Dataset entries
+ + + + +
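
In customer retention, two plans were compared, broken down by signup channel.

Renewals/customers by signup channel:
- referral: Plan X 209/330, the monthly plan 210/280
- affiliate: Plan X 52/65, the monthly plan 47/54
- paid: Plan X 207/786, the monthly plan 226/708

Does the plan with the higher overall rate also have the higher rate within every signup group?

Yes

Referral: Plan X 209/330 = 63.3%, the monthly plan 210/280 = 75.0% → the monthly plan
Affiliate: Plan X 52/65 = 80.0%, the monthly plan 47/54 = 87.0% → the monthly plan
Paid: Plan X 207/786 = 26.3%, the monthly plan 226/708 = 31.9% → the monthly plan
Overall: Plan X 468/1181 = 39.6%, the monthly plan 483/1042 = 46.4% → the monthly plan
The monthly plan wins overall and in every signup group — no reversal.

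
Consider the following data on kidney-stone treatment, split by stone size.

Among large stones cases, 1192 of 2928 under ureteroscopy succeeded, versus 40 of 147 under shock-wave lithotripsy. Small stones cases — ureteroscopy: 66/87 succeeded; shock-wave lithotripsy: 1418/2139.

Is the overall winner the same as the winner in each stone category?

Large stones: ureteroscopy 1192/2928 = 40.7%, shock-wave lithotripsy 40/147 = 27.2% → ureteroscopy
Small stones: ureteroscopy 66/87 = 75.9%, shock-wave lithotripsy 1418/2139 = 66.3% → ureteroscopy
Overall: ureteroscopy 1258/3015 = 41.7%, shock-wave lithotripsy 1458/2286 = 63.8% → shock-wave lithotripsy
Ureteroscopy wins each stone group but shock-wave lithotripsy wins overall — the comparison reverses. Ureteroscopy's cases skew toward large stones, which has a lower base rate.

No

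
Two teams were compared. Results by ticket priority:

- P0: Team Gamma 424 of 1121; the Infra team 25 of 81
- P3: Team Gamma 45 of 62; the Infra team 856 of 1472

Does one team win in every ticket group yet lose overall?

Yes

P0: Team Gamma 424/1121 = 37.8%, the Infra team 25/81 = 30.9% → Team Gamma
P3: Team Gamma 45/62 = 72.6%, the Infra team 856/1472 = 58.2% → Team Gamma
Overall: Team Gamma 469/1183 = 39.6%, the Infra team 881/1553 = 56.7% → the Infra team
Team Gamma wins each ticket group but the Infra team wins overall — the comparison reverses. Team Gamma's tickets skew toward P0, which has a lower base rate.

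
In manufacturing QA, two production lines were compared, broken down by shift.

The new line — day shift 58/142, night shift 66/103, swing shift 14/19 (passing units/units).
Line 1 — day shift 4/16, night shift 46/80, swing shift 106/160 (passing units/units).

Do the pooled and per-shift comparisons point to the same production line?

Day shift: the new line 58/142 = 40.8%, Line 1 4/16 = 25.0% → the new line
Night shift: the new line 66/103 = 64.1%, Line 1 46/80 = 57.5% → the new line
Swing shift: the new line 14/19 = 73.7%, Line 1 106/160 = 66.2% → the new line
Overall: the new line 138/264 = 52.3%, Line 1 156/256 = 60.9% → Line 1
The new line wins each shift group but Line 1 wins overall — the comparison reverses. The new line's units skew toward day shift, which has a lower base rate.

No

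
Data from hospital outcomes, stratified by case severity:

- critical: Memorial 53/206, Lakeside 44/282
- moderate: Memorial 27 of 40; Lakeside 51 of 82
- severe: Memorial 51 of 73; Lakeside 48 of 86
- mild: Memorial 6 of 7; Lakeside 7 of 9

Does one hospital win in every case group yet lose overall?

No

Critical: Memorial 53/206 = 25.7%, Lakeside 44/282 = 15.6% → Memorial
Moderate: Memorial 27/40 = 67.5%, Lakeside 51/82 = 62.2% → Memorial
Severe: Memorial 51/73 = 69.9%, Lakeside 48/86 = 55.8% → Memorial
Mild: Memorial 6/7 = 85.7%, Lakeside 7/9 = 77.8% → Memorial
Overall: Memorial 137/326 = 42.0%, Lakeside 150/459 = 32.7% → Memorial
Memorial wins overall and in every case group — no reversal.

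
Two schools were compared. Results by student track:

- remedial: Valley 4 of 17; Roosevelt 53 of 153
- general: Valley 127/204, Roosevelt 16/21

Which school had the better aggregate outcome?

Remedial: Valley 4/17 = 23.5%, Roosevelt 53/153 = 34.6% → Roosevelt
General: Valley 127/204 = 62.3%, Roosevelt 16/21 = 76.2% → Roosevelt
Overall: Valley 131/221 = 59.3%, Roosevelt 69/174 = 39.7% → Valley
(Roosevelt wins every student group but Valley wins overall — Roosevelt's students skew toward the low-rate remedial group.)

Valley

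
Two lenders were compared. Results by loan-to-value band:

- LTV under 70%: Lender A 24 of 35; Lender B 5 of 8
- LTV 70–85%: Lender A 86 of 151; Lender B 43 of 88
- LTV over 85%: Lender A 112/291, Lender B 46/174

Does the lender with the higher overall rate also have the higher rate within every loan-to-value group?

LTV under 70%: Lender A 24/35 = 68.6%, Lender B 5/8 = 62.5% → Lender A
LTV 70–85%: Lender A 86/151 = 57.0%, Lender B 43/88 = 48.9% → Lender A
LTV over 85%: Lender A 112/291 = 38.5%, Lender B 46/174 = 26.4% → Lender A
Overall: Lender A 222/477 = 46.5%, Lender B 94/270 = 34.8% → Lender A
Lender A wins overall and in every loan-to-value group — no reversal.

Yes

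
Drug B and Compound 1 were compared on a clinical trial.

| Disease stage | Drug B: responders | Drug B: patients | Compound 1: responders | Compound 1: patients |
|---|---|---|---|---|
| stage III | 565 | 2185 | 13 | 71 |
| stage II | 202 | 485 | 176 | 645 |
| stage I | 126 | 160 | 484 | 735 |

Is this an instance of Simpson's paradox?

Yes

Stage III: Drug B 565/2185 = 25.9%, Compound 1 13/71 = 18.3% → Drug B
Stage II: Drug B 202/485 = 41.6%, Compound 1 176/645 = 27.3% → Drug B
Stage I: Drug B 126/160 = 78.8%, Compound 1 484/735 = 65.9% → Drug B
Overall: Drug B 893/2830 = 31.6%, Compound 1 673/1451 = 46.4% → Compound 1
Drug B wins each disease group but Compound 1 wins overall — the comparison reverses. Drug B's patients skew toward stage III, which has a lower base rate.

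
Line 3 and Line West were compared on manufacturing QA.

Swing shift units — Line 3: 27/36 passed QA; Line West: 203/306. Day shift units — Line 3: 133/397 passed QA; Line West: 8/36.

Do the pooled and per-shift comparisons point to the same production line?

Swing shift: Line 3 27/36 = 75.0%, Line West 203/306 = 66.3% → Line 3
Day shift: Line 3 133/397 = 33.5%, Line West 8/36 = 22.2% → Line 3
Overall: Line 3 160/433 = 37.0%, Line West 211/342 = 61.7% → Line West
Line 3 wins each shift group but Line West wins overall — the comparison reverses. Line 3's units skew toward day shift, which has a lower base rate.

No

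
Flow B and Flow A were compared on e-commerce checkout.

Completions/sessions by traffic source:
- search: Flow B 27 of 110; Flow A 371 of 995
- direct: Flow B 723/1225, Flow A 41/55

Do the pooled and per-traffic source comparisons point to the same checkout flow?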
+ + + + +
▶ _DIRECTIONS FOR THIS TASK_:
Whenever a line above contains "channel", copy that line.

▶ _TASK SOLUTION_:
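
In customer retention, two plans were compared, broken down by signup channel.
Renewals/customers by signup channel: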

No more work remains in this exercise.